### Task requirements
Please reproduce the following records exactly, with nothing omitted.

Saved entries
★ ★ ★

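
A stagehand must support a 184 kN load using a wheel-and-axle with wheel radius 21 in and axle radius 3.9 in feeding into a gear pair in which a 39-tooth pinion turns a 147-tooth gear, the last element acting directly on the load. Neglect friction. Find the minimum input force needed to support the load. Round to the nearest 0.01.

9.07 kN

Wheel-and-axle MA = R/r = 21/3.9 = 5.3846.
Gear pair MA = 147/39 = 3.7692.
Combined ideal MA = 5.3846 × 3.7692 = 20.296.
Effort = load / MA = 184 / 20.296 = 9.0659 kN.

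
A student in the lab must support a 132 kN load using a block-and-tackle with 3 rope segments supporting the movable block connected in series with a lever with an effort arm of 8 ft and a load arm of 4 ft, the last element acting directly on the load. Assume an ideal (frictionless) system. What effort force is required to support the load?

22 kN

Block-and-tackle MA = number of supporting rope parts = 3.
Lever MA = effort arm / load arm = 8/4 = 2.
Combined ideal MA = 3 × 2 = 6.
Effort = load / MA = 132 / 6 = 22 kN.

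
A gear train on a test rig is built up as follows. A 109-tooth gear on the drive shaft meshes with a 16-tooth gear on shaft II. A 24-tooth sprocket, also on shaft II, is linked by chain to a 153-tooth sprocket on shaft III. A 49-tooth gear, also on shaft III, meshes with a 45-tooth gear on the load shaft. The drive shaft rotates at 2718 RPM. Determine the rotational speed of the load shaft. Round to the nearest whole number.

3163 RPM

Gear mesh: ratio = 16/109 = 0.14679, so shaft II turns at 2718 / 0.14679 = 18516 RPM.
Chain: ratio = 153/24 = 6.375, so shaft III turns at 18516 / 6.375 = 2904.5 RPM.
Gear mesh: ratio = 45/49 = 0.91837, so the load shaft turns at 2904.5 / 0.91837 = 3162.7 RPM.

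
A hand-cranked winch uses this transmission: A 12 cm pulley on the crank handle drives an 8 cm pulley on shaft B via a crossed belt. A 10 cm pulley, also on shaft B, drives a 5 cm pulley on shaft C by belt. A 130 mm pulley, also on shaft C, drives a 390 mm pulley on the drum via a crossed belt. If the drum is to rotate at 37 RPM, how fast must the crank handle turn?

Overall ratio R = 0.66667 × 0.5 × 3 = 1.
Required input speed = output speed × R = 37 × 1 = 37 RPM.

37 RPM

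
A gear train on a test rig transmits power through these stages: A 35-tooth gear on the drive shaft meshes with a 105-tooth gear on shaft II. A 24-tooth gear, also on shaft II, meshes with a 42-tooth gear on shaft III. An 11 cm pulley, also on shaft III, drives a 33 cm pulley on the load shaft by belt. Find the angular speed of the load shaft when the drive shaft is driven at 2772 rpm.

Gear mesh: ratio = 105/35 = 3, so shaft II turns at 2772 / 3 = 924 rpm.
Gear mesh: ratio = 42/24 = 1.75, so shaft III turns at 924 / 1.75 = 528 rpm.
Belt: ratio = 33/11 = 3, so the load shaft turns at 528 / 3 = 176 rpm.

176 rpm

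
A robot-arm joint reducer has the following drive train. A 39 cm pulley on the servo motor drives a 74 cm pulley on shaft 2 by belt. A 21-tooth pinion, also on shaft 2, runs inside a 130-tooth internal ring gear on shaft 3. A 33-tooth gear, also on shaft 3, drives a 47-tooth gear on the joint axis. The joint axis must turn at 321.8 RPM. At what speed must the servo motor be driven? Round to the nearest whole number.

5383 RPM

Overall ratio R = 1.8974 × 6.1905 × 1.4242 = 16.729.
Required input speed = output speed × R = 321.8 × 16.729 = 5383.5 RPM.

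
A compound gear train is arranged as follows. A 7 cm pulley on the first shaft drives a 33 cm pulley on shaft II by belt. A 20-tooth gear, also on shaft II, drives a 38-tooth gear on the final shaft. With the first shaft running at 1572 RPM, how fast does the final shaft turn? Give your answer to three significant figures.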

★ ★ ★

### Written response
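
A stagehand must support a 184 kN load using a wheel-and-axle with wheel radius 21 in and axle radius 3.9 in feeding into a gear pair in which a 39-tooth pinion turns a 147-tooth gear, the last element acting directly on the load. Neglect friction. Find the minimum input force needed to support the load. Round to the nearest 0.01.

9.07 kN

Wheel-and-axle MA = R/r = 21/3.9 = 5.3846.
Gear pair MA = 147/39 = 3.7692.
Combined ideal MA = 5.3846 × 3.7692 = 20.296.
Effort = load / MA = 184 / 20.296 = 9.0659 kN.

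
A student in the lab must support a 132 kN load using a block-and-tackle with 3 rope segments supporting the movable block connected in series with a lever with an effort arm of 8 ft and a load arm of 4 ft, the last element acting directly on the load. Assume an ideal (frictionless) system. What effort force is required to support the load?

22 kN

Block-and-tackle MA = number of supporting rope parts = 3.
Lever MA = effort arm / load arm = 8/4 = 2.
Combined ideal MA = 3 × 2 = 6.
Effort = load / MA = 132 / 6 = 22 kN.

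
A gear train on a test rig is built up as follows. A 109-tooth gear on the drive shaft meshes with a 16-tooth gear on shaft II. A 24-tooth sprocket, also on shaft II, is linked by chain to a 153-tooth sprocket on shaft III. A 49-tooth gear, also on shaft III, meshes with a 45-tooth gear on the load shaft. The drive shaft rotates at 2718 RPM. Determine the rotational speed of the load shaft. Round to the nearest whole number.

3163 RPM

Gear mesh: ratio = 16/109 = 0.14679, so shaft II turns at 2718 / 0.14679 = 18516 RPM.
Chain: ratio = 153/24 = 6.375, so shaft III turns at 18516 / 6.375 = 2904.5 RPM.
Gear mesh: ratio = 45/49 = 0.91837, so the load shaft turns at 2904.5 / 0.91837 = 3162.7 RPM.

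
A hand-cranked winch uses this transmission: A 12 cm pulley on the crank handle drives an 8 cm pulley on shaft B via a crossed belt. A 10 cm pulley, also on shaft B, drives a 5 cm pulley on shaft C by belt. A 130 mm pulley, also on shaft C, drives a 390 mm pulley on the drum via a crossed belt. If the drum is to rotate at 37 RPM, how fast must the crank handle turn?

Overall ratio R = 0.66667 × 0.5 × 3 = 1.
Required input speed = output speed × R = 37 × 1 = 37 RPM.

37 RPM

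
A gear train on a test rig transmits power through these stages: A 35-tooth gear on the drive shaft meshes with a 105-tooth gear on shaft II. A 24-tooth gear, also on shaft II, meshes with a 42-tooth gear on shaft III. An 11 cm pulley, also on shaft III, drives a 33 cm pulley on the load shaft by belt. Find the angular speed of the load shaft when the drive shaft is driven at 2772 rpm.

Gear mesh: ratio = 105/35 = 3, so shaft II turns at 2772 / 3 = 924 rpm.
Gear mesh: ratio = 42/24 = 1.75, so shaft III turns at 924 / 1.75 = 528 rpm.
Belt: ratio = 33/11 = 3, so the load shaft turns at 528 / 3 = 176 rpm.

176 rpm

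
A robot-arm joint reducer has the following drive train. A 39 cm pulley on the servo motor drives a 74 cm pulley on shaft 2 by belt. A 21-tooth pinion, also on shaft 2, runs inside a 130-tooth internal ring gear on shaft 3. A 33-tooth gear, also on shaft 3, drives a 47-tooth gear on the joint axis. The joint axis must turn at 321.8 RPM. At what speed must the servo motor be driven? Round to the nearest whole number.

5383 RPM

Overall ratio R = 1.8974 × 6.1905 × 1.4242 = 16.729.
Required input speed = output speed × R = 321.8 × 16.729 = 5383.5 RPM.

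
A compound gear train is arranged as follows. A 7 cm pulley on the first shaft drives a 33 cm pulley on shaft II by belt. A 20-tooth gear, also on shaft II, drives a 38-tooth gear on the final shaft. With the first shaft running at 1572 RPM, how fast does the final shaft turn? Give your answer to three significant figures.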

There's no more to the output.